Stored items from a collection

——

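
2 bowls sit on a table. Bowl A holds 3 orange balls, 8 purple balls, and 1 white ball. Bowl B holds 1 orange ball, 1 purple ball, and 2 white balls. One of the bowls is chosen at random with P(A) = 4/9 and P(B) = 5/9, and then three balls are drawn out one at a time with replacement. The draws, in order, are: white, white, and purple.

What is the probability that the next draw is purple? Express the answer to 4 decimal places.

0.2733

Compute the likelihood of the observed sequence for each case: P(data | bowl A) = (1/12)(1/12)(8/12) = 0.0046296; P(data | bowl B) = (2/4)(2/4)(1/4) = 0.0625.
Multiplying each by its prior: 4/9 · 0.0046296 = 0.0020576, 5/9 · 0.0625 = 0.034722; these sum to 0.03678.
The posterior is then P(bowl A | data) = 0.055944, P(bowl B | data) = 0.94406.
Averaging over the posterior, P(purple next | data) = (2/3)(0.055944) + (1/4)(0.94406) = 0.27331.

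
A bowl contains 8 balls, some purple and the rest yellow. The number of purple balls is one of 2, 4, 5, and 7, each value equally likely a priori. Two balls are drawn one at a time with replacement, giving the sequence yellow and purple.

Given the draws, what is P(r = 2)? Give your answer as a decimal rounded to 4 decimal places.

0.2400

Compute the likelihood of the observed sequence for each case: P(data | r = 2) = (6/8)(2/8) = 3/16; P(data | r = 4) = (4/8)(4/8) = 1/4; P(data | r = 5) = (3/8)(5/8) = 15/64; P(data | r = 7) = (1/8)(7/8) = 7/64.
The prior-weighted likelihoods are 1/4 · 3/16 = 3/64, 1/4 · 1/4 = 1/16, 1/4 · 15/64 = 15/256, 1/4 · 7/64 = 7/256; these sum to 25/128.
Hence P(r = 2 | data) = (3/64) / (25/128) = 6/25.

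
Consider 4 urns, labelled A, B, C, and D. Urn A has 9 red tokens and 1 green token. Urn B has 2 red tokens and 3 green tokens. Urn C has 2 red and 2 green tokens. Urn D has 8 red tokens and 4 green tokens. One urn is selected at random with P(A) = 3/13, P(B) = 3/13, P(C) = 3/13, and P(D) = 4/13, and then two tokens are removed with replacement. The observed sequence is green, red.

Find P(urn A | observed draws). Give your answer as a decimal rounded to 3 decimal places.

0.103

Under each hypothesis, the probability of the observed sequence is: P(data | urn A) = (1/10)(9/10) = 0.09; P(data | urn B) = (3/5)(2/5) = 0.24; P(data | urn C) = (2/4)(2/4) = 0.25; P(data | urn D) = (4/12)(8/12) = 0.22222.
Multiplying each by its prior: 3/13 · 0.09 = 0.020769, 3/13 · 0.24 = 0.055385, 3/13 · 0.25 = 0.057692, 4/13 · 0.22222 = 0.068376; these sum to 0.20222.
Therefore the posterior P(urn A | data) = (0.020769) / (0.20222) = 0.1027.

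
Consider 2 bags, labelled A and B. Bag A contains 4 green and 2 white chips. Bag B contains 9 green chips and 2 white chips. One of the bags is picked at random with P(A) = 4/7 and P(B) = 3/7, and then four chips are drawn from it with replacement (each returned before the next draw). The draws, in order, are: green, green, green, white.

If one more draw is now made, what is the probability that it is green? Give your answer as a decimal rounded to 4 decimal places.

Under each hypothesis, the probability of the observed sequence is: P(data | bag A) = (4/6)(4/6)(4/6)(2/6) = 0.098765; P(data | bag B) = (9/11)(9/11)(9/11)(2/11) = 0.099583.
Weighting by the prior gives 4/7 · 0.098765 = 0.056437, 3/7 · 0.099583 = 0.042679; with total 0.099116.
Normalising, the posterior is P(bag A | data) = 0.56941, P(bag B | data) = 0.43059.
Averaging over the posterior, P(green next | data) = (2/3)(0.56941) + (9/11)(0.43059) = 0.73191.

0.7319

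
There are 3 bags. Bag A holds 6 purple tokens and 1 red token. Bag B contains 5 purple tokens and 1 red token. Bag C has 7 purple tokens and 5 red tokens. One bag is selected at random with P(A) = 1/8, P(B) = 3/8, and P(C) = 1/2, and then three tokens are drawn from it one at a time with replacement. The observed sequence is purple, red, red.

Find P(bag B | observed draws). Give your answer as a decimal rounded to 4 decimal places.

0.1411

Under each hypothesis, the probability of the observed sequence is: P(data | bag A) = (6/7)(1/7)(1/7) = 0.017493; P(data | bag B) = (5/6)(1/6)(1/6) = 0.023148; P(data | bag C) = (7/12)(5/12)(5/12) = 0.10127.
Weighting by the prior gives 1/8 · 0.017493 = 0.0021866, 3/8 · 0.023148 = 0.0086806, 1/2 · 0.10127 = 0.050637; these sum to 0.061504.
Hence P(bag B | data) = (0.0086806) / (0.061504) = 0.14114.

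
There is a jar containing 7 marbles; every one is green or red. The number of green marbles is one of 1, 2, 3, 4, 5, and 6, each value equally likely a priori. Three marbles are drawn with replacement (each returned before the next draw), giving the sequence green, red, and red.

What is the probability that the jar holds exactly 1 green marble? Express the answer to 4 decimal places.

0.1837

The likelihood of the observed sequence under each hypothesis: P(data | r = 1) = (1/7)(6/7)(6/7) = 0.10496; P(data | r = 2) = (2/7)(5/7)(5/7) = 0.14577; P(data | r = 3) = (3/7)(4/7)(4/7) = 0.13994; P(data | r = 4) = (4/7)(3/7)(3/7) = 0.10496; P(data | r = 5) = (5/7)(2/7)(2/7) = 0.058309; P(data | r = 6) = (6/7)(1/7)(1/7) = 0.017493.
Multiplying each by its prior: 1/6 · 0.10496 = 0.017493, 1/6 · 0.14577 = 0.024295, 1/6 · 0.13994 = 0.023324, 1/6 · 0.10496 = 0.017493, 1/6 · 0.058309 = 0.0097182, 1/6 · 0.017493 = 0.0029155; these sum to 0.095238.
Hence P(r = 1 | data) = (0.017493) / (0.095238) = 0.18367.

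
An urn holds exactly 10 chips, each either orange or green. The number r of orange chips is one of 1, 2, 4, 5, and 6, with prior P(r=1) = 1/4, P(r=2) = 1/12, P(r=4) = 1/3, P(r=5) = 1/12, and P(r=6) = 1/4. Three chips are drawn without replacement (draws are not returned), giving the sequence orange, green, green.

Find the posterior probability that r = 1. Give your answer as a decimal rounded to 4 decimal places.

0.1922

Under each hypothesis, the probability of the observed sequence is: P(data | r = 1) = (1/10)(9/9)(8/8) = 0.1; P(data | r = 2) = (2/10)(8/9)(7/8) = 0.15556; P(data | r = 4) = (4/10)(6/9)(5/8) = 0.16667; P(data | r = 5) = (5/10)(5/9)(4/8) = 0.13889; P(data | r = 6) = (6/10)(4/9)(3/8) = 0.1.
The prior-weighted likelihoods are 1/4 · 0.1 = 0.025, 1/12 · 0.15556 = 0.012963, 1/3 · 0.16667 = 0.055556, 1/12 · 0.13889 = 0.011574, 1/4 · 0.1 = 0.025; summing to 0.13009.
By Bayes' rule, P(r = 1 | data) = (0.025) / (0.13009) = 0.19217.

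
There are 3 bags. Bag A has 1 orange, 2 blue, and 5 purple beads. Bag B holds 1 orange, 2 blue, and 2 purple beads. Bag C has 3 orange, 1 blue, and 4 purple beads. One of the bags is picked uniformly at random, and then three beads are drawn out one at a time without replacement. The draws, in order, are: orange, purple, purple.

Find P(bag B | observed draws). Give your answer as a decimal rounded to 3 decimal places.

0.167

Compute the likelihood of the observed sequence for each case: P(data | bag A) = (1/8)(5/7)(4/6) = 5/84; P(data | bag B) = (1/5)(2/4)(1/3) = 1/30; P(data | bag C) = (3/8)(4/7)(3/6) = 3/28.
The prior-weighted likelihoods are 1/3 · 5/84 = 5/252, 1/3 · 1/30 = 1/90, 1/3 · 3/28 = 1/28; these sum to 1/15.
So P(bag B | data) = (1/90) / (1/15) = 1/6.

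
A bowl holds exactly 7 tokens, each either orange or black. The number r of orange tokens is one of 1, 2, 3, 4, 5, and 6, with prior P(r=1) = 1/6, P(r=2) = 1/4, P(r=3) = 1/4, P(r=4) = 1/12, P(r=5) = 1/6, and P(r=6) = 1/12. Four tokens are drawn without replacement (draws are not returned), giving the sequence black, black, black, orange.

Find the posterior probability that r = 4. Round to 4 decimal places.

0.0286

Compute the likelihood of the observed sequence for each case: P(data | r = 1) = (6/7)(5/6)(4/5)(1/4) = 1/7; P(data | r = 2) = (5/7)(4/6)(3/5)(2/4) = 1/7; P(data | r = 3) = (4/7)(3/6)(2/5)(3/4) = 3/35; P(data | r = 4) = (3/7)(2/6)(1/5)(4/4) = 1/35; P(data | r = 5) = (2/7)(1/6)(0/5) = 0; P(data | r = 6) = (1/7)(0/6) = 0.
Multiplying each by its prior: 1/6 · 1/7 = 1/42, 1/4 · 1/7 = 1/28, 1/4 · 3/35 = 3/140, 1/12 · 1/35 = 1/420, 1/6 · 0 = 0, 1/12 · 0 = 0; with total 1/12.
So P(r = 4 | data) = (1/420) / (1/12) = 1/35.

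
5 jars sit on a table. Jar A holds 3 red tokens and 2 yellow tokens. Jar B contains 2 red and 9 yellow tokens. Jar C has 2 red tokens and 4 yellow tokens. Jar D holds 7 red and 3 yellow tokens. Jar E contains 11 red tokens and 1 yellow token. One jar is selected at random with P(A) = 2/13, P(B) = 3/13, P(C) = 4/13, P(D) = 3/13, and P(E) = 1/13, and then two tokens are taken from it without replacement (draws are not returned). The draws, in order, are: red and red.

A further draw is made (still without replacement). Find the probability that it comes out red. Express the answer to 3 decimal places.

For each hypothesis, P(data | H) works out to: P(data | jar A) = (3/5)(2/4) = 0.3; P(data | jar B) = (2/11)(1/10) = 0.018182; P(data | jar C) = (2/6)(1/5) = 0.066667; P(data | jar D) = (7/10)(6/9) = 0.46667; P(data | jar E) = (11/12)(10/11) = 0.83333.
Multiplying each by its prior: 2/13 · 0.3 = 0.046154, 3/13 · 0.018182 = 0.0041958, 4/13 · 0.066667 = 0.020513, 3/13 · 0.46667 = 0.10769, 1/13 · 0.83333 = 0.064103; these sum to 0.24266.
The posterior is then P(jar A | data) = 0.1902, P(jar B | data) = 0.017291, P(jar C | data) = 0.084534, P(jar D | data) = 0.4438, P(jar E | data) = 0.26417.
So P(red next | data) = Σ P(red next | H) P(H | data) = (1/3)(0.1902) + (0)(0.017291) + (0)(0.084534) + (5/8)(0.4438) + (9/10)(0.26417) = 0.57853.

0.579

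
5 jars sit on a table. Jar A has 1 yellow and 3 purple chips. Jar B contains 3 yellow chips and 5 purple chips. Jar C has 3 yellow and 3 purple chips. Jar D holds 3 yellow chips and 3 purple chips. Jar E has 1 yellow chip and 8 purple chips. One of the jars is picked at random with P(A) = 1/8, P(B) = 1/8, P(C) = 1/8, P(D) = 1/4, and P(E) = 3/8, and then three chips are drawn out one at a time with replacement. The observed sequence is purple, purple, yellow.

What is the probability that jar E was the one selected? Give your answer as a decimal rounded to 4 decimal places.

For each hypothesis, P(data | H) works out to: P(data | jar A) = (3/4)(3/4)(1/4) = 0.14062; P(data | jar B) = (5/8)(5/8)(3/8) = 0.14648; P(data | jar C) = (3/6)(3/6)(3/6) = 0.125; P(data | jar D) = (3/6)(3/6)(3/6) = 0.125; P(data | jar E) = (8/9)(8/9)(1/9) = 0.087791.
Weighting by the prior gives 1/8 · 0.14062 = 0.017578, 1/8 · 0.14648 = 0.018311, 1/8 · 0.125 = 0.015625, 1/4 · 0.125 = 0.03125, 3/8 · 0.087791 = 0.032922; with total 0.11569.
Therefore the posterior P(jar E | data) = (0.032922) / (0.11569) = 0.28458.

0.2846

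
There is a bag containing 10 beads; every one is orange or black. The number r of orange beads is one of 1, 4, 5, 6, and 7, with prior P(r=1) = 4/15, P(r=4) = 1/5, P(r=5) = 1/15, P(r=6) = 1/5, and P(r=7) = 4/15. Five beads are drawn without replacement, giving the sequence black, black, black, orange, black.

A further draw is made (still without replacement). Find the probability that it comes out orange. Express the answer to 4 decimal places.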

——

Output only the number of lines in the data above that include the word "value".

Answer to this exercise:
2